Instructions for the task => Once you have read the data below, write it all out exactly.

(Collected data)
━━━━━━━━━━━━━━━━━━━━━━━━━━━━━━
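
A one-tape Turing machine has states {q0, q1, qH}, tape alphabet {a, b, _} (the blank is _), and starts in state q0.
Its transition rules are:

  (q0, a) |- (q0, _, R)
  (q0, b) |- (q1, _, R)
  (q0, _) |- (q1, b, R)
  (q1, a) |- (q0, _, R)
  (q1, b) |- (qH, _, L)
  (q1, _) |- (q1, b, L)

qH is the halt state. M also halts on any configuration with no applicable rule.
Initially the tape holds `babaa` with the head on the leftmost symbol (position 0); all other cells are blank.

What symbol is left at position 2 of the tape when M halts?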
━━━━━━━━━━━━━━━━━━━━━━━━━━━━━━
Solution =>
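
A one-tape Turing machine has states {q0, q1, qH}, tape alphabet {a, b, _} (the blank is _), and starts in state q0.
Its transition rules are:

  (q0, a) |- (q0, _, R)
  (q0, b) |- (q1, _, R)
  (q0, _) |- (q1, b, R)
  (q1, a) |- (q0, _, R)
  (q1, b) |- (qH, _, L)
  (q1, _) |- (q1, b, L)

qH is the halt state. M also halts on any configuration with no applicable rule.
Initially the tape holds `babaa` with the head on the leftmost symbol (position 0); all other cells are blank.

What symbol is left at position 2 of the tape when M halts?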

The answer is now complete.